> **Records supplied**
::::
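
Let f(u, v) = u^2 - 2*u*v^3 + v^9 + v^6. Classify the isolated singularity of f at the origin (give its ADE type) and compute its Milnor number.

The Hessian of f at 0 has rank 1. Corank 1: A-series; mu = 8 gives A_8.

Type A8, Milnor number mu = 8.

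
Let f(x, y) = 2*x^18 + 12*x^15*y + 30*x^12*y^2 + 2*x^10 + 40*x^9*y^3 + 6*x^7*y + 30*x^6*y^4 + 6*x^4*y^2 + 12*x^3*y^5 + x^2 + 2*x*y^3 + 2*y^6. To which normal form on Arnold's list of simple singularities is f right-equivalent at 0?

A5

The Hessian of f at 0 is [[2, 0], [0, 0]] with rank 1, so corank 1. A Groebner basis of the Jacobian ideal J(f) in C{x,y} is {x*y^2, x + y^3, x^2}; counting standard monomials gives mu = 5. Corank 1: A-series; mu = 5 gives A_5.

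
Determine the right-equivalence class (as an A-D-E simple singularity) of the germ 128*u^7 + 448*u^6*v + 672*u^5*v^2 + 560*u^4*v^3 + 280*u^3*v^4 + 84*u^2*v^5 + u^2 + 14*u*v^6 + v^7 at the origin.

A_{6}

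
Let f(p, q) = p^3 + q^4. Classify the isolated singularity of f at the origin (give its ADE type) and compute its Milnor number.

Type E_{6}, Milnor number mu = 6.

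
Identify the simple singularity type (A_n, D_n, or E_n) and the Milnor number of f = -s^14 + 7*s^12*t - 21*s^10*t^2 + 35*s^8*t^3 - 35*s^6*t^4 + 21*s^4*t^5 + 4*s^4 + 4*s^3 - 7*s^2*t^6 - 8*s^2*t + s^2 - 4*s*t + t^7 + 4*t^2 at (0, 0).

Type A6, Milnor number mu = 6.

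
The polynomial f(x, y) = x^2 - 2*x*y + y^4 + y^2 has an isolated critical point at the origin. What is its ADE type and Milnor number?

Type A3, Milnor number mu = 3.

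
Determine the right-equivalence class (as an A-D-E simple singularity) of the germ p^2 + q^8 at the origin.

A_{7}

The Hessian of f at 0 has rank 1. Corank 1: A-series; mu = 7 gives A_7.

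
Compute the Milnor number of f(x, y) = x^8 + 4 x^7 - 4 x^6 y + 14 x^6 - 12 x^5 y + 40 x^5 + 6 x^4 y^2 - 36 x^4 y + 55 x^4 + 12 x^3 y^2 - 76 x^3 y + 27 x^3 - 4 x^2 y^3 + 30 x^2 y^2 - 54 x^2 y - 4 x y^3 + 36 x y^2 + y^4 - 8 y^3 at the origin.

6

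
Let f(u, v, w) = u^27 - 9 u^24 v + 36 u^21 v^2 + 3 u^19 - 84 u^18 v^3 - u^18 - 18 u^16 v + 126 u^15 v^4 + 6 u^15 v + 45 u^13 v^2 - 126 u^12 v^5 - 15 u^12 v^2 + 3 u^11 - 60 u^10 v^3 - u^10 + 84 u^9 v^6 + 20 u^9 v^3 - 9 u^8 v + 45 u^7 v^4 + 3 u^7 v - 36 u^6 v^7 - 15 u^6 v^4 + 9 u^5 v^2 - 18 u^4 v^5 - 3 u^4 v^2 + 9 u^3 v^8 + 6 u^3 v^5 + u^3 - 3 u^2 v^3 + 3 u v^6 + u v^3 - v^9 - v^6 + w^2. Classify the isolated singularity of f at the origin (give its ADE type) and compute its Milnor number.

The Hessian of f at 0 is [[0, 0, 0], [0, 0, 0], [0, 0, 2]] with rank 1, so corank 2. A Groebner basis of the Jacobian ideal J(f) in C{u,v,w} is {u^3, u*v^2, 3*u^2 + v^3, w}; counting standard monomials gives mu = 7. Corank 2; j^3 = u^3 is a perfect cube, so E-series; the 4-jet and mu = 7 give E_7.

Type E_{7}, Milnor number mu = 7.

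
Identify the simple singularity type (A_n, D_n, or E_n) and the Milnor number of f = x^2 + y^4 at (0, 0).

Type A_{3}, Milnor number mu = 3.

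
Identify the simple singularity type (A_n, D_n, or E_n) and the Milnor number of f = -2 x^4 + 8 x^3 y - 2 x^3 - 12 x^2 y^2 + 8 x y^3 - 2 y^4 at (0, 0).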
::::
> **Task statement**
Copy out each record from above, exactly.

> **Expected answer**
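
Let f(u, v) = u^2 - 2*u*v^3 + v^9 + v^6. Classify the isolated singularity of f at the origin (give its ADE type) and compute its Milnor number.

The Hessian of f at 0 has rank 1. Corank 1: A-series; mu = 8 gives A_8.

Type A8, Milnor number mu = 8.

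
Let f(x, y) = 2*x^18 + 12*x^15*y + 30*x^12*y^2 + 2*x^10 + 40*x^9*y^3 + 6*x^7*y + 30*x^6*y^4 + 6*x^4*y^2 + 12*x^3*y^5 + x^2 + 2*x*y^3 + 2*y^6. To which normal form on Arnold's list of simple singularities is f right-equivalent at 0?

A5

The Hessian of f at 0 is [[2, 0], [0, 0]] with rank 1, so corank 1. A Groebner basis of the Jacobian ideal J(f) in C{x,y} is {x*y^2, x + y^3, x^2}; counting standard monomials gives mu = 5. Corank 1: A-series; mu = 5 gives A_5.

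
Determine the right-equivalence class (as an A-D-E simple singularity) of the germ 128*u^7 + 448*u^6*v + 672*u^5*v^2 + 560*u^4*v^3 + 280*u^3*v^4 + 84*u^2*v^5 + u^2 + 14*u*v^6 + v^7 at the origin.

A_{6}

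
Let f(p, q) = p^3 + q^4. Classify the isolated singularity of f at the origin (give its ADE type) and compute its Milnor number.

Type E_{6}, Milnor number mu = 6.

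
Identify the simple singularity type (A_n, D_n, or E_n) and the Milnor number of f = -s^14 + 7*s^12*t - 21*s^10*t^2 + 35*s^8*t^3 - 35*s^6*t^4 + 21*s^4*t^5 + 4*s^4 + 4*s^3 - 7*s^2*t^6 - 8*s^2*t + s^2 - 4*s*t + t^7 + 4*t^2 at (0, 0).

Type A6, Milnor number mu = 6.

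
The polynomial f(x, y) = x^2 - 2*x*y + y^4 + y^2 has an isolated critical point at the origin. What is its ADE type and Milnor number?

Type A3, Milnor number mu = 3.

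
Determine the right-equivalence class (as an A-D-E simple singularity) of the germ p^2 + q^8 at the origin.

A_{7}

The Hessian of f at 0 has rank 1. Corank 1: A-series; mu = 7 gives A_7.

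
Compute the Milnor number of f(x, y) = x^8 + 4 x^7 - 4 x^6 y + 14 x^6 - 12 x^5 y + 40 x^5 + 6 x^4 y^2 - 36 x^4 y + 55 x^4 + 12 x^3 y^2 - 76 x^3 y + 27 x^3 - 4 x^2 y^3 + 30 x^2 y^2 - 54 x^2 y - 4 x y^3 + 36 x y^2 + y^4 - 8 y^3 at the origin.

6

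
Let f(u, v, w) = u^27 - 9 u^24 v + 36 u^21 v^2 + 3 u^19 - 84 u^18 v^3 - u^18 - 18 u^16 v + 126 u^15 v^4 + 6 u^15 v + 45 u^13 v^2 - 126 u^12 v^5 - 15 u^12 v^2 + 3 u^11 - 60 u^10 v^3 - u^10 + 84 u^9 v^6 + 20 u^9 v^3 - 9 u^8 v + 45 u^7 v^4 + 3 u^7 v - 36 u^6 v^7 - 15 u^6 v^4 + 9 u^5 v^2 - 18 u^4 v^5 - 3 u^4 v^2 + 9 u^3 v^8 + 6 u^3 v^5 + u^3 - 3 u^2 v^3 + 3 u v^6 + u v^3 - v^9 - v^6 + w^2. Classify the isolated singularity of f at the origin (give its ADE type) and compute its Milnor number.

The Hessian of f at 0 is [[0, 0, 0], [0, 0, 0], [0, 0, 2]] with rank 1, so corank 2. A Groebner basis of the Jacobian ideal J(f) in C{u,v,w} is {u^3, u*v^2, 3*u^2 + v^3, w}; counting standard monomials gives mu = 7. Corank 2; j^3 = u^3 is a perfect cube, so E-series; the 4-jet and mu = 7 give E_7.

Type E_{7}, Milnor number mu = 7.

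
Identify the simple singularity type (A_n, D_n, or E_n) and the Milnor number of f = x^2 + y^4 at (0, 0).

Type A_{3}, Milnor number mu = 3.

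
Identify the simple singularity type (A_n, D_n, or E_n) and the Milnor number of f = -2 x^4 + 8 x^3 y - 2 x^3 - 12 x^2 y^2 + 8 x y^3 - 2 y^4 at (0, 0).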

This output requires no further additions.